- Opening Delimiter -

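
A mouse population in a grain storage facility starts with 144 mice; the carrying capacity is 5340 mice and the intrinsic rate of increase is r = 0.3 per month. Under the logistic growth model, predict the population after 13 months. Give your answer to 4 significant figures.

3086 mice

A = (K − N₀)/N₀ = (5340 − 144)/144 = 36.083.
N(t) = K/(1 + A·e^(−rt)) = 5340/(1 + 36.083×e^(−0.3×13)).
e^(−3.9) = 0.020242; denominator = 1 + 36.083×0.020242 = 1.7304.
N = 5340/1.7304 = 3086.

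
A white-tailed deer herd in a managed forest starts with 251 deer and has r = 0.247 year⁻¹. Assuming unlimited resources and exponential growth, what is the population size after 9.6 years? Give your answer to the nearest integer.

2688 deer

N(t) = N₀·e^(rt) = 251 × e^(0.247×9.6) = 251 × e^2.371.
e^2.371 ≈ 10.71, so N ≈ 251 × 10.71 = 2688.27.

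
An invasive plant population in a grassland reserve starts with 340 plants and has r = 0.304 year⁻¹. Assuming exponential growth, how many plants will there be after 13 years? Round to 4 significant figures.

N(t) = N₀·e^(rt) = 340 × e^(0.304×13) = 340 × e^3.952.
e^3.952 ≈ 52.039, so N ≈ 340 × 52.039 = 17693.4.

17690 plants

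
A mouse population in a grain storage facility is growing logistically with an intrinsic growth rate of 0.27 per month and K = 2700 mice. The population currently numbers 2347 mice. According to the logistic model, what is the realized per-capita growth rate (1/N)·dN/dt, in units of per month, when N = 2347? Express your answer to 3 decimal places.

(1/N)·dN/dt = r(1 − N/K) = 0.27 × (1 − 2347/2700).
= 0.27 × 0.13074 = 0.0353.

0.035 per month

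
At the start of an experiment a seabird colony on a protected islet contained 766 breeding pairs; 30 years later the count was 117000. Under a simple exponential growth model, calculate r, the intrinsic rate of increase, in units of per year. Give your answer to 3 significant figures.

From N(t) = N₀·e^(rt): e^(r·30) = 117000/766 = 152.74.
r·30 = ln(152.74) = 5.0287, so r = 5.0287/30 = 0.16762.

0.168 per year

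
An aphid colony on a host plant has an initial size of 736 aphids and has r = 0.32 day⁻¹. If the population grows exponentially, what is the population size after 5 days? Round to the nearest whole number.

3645 aphids

N(t) = N₀·e^(rt) = 736 × e^(0.32×5) = 736 × e^1.6.
e^1.6 ≈ 4.953, so N ≈ 736 × 4.953 = 3645.43.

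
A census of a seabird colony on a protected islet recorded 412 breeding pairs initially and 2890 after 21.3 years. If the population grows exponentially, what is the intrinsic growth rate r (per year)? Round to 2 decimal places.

From N(t) = N₀·e^(rt): e^(r·21.3) = 2890/412 = 7.0146.
r·21.3 = ln(7.0146) = 1.948, so r = 1.948/21.3 = 0.091455.

0.09 per year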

- Closing Delimiter -

#### Problem to solve
All lines from the one with "A census of" through the end of the data must be repeated exactly, and nothing else may be repeated.

#### Problem solution
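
A census of a seabird colony on a protected islet recorded 412 breeding pairs initially and 2890 after 21.3 years. If the population grows exponentially, what is the intrinsic growth rate r (per year)? Round to 2 decimal places.

From N(t) = N₀·e^(rt): e^(r·21.3) = 2890/412 = 7.0146.
r·21.3 = ln(7.0146) = 1.948, so r = 1.948/21.3 = 0.091455.

0.09 per year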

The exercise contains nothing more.